(Collected data)
>>>
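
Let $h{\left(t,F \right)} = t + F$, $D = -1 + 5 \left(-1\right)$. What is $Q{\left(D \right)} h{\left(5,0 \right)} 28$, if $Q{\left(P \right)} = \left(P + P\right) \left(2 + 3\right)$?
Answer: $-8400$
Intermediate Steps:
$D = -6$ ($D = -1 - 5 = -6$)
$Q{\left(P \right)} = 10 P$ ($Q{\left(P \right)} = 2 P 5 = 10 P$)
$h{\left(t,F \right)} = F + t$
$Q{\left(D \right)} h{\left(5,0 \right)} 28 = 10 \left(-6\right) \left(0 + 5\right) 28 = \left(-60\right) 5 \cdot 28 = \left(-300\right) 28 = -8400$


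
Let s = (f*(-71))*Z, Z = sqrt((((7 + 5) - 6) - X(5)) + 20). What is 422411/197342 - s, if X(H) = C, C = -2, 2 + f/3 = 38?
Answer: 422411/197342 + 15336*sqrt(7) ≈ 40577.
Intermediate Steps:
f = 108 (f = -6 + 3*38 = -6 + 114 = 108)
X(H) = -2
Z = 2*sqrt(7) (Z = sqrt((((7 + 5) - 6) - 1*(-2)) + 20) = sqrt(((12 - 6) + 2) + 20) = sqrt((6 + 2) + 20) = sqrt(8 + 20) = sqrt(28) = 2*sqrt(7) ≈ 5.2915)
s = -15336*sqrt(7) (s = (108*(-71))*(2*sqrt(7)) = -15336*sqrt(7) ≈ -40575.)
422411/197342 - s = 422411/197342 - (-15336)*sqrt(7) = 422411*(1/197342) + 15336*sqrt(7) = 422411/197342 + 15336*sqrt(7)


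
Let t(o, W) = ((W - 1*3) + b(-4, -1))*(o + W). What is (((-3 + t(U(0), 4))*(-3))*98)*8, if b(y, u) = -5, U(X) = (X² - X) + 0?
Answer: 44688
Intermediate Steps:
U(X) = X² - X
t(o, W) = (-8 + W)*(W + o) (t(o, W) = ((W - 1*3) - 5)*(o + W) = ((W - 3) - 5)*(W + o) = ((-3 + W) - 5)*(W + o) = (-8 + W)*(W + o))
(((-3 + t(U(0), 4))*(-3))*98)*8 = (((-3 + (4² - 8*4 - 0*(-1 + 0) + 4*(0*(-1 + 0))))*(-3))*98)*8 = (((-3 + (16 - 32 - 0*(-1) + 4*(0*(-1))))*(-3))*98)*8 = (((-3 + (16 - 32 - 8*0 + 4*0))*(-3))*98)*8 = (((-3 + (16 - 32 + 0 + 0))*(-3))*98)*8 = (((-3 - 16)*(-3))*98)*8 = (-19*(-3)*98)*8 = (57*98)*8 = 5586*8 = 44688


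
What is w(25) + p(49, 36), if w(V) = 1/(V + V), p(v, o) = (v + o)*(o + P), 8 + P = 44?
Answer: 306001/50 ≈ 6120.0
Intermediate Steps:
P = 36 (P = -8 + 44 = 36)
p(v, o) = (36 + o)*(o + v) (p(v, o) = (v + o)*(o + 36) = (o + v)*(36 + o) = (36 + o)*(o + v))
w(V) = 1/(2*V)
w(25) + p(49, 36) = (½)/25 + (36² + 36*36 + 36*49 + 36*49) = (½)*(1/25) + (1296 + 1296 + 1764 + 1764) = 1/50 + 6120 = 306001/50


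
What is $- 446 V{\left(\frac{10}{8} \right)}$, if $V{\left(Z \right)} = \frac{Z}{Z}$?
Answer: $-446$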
<<<
>>>
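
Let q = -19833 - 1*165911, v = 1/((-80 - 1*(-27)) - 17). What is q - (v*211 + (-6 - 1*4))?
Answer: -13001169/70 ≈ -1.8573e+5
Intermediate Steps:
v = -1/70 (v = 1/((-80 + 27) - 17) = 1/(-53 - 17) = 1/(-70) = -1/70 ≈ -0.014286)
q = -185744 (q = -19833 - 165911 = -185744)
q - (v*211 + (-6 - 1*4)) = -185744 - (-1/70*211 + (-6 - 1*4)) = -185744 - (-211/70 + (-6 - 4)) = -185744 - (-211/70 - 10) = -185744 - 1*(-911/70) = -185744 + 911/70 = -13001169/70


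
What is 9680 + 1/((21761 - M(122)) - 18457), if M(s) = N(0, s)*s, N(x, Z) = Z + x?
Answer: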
<<<
>>>
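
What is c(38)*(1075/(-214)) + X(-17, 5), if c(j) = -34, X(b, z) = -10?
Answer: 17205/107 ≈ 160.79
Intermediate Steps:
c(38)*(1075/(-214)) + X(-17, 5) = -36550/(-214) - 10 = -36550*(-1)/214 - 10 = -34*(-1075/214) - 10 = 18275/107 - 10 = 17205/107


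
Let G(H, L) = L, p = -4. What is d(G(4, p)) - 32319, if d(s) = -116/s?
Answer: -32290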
<<<
**ACTION ITEM**.
Only one stretch of the records above is wanted: the lines between the one holding "Let t(o, W)" and the one holding "Answer: $-446$", inclusive, reproduced exactly.

**RESPONSE AREA**.
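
Let t(o, W) = ((W - 1*3) + b(-4, -1))*(o + W). What is (((-3 + t(U(0), 4))*(-3))*98)*8, if b(y, u) = -5, U(X) = (X² - X) + 0?
Answer: 44688
Intermediate Steps:
U(X) = X² - X
t(o, W) = (-8 + W)*(W + o) (t(o, W) = ((W - 1*3) - 5)*(o + W) = ((W - 3) - 5)*(W + o) = ((-3 + W) - 5)*(W + o) = (-8 + W)*(W + o))
(((-3 + t(U(0), 4))*(-3))*98)*8 = (((-3 + (4² - 8*4 - 0*(-1 + 0) + 4*(0*(-1 + 0))))*(-3))*98)*8 = (((-3 + (16 - 32 - 0*(-1) + 4*(0*(-1))))*(-3))*98)*8 = (((-3 + (16 - 32 - 8*0 + 4*0))*(-3))*98)*8 = (((-3 + (16 - 32 + 0 + 0))*(-3))*98)*8 = (((-3 - 16)*(-3))*98)*8 = (-19*(-3)*98)*8 = (57*98)*8 = 5586*8 = 44688


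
What is w(25) + p(49, 36), if w(V) = 1/(V + V), p(v, o) = (v + o)*(o + P), 8 + P = 44?
Answer: 306001/50 ≈ 6120.0
Intermediate Steps:
P = 36 (P = -8 + 44 = 36)
p(v, o) = (36 + o)*(o + v) (p(v, o) = (v + o)*(o + 36) = (o + v)*(36 + o) = (36 + o)*(o + v))
w(V) = 1/(2*V)
w(25) + p(49, 36) = (½)/25 + (36² + 36*36 + 36*49 + 36*49) = (½)*(1/25) + (1296 + 1296 + 1764 + 1764) = 1/50 + 6120 = 306001/50


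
What is $- 446 V{\left(\frac{10}{8} \right)}$, if $V{\left(Z \right)} = \frac{Z}{Z}$?
Answer: $-446$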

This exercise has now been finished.